DIRECTIONS:
Somewhere below are a line with "Given symbol frequencies: [19, 9, 4, 6, 8, 1]" and a later line with "Calculate the entropy". Output exactly those lines and all lines between them.

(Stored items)
■ ■ ■ ■ ■
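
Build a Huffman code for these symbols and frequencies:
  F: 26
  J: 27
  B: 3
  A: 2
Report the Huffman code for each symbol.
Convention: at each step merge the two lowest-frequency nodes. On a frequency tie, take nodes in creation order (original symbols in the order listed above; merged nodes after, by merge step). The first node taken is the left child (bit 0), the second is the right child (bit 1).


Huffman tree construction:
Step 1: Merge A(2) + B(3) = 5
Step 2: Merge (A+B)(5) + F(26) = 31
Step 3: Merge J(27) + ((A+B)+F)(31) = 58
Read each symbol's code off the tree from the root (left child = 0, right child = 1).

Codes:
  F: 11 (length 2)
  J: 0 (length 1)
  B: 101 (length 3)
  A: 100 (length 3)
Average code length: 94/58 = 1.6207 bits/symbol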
■ ■ ■ ■ ■
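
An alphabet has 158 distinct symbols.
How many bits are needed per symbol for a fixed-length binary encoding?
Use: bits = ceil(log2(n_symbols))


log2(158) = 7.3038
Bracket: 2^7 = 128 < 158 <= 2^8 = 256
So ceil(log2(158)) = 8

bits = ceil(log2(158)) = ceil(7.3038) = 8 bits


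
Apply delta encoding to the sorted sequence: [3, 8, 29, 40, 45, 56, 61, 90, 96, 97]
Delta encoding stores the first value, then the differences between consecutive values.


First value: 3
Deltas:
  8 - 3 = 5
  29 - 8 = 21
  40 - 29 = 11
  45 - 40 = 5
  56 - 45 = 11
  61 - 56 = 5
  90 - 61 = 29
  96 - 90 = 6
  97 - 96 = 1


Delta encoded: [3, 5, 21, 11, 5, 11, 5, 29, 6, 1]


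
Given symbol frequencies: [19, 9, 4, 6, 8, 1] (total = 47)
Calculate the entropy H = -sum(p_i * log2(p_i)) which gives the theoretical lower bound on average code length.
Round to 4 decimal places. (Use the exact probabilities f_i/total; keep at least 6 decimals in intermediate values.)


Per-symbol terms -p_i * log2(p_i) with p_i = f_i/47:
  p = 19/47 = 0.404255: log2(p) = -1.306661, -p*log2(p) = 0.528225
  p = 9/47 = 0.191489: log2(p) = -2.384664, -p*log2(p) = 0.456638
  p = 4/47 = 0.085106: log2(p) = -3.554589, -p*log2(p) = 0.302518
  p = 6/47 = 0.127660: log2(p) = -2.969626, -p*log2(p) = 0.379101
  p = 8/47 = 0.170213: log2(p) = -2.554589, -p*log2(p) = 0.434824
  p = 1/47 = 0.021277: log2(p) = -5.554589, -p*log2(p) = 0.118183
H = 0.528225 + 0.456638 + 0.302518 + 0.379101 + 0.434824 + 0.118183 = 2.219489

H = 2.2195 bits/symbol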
■ ■ ■ ■ ■
YOUR RESPONSE:
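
Given symbol frequencies: [19, 9, 4, 6, 8, 1] (total = 47)
Calculate the entropy H = -sum(p_i * log2(p_i)) which gives the theoretical lower bound on average code length.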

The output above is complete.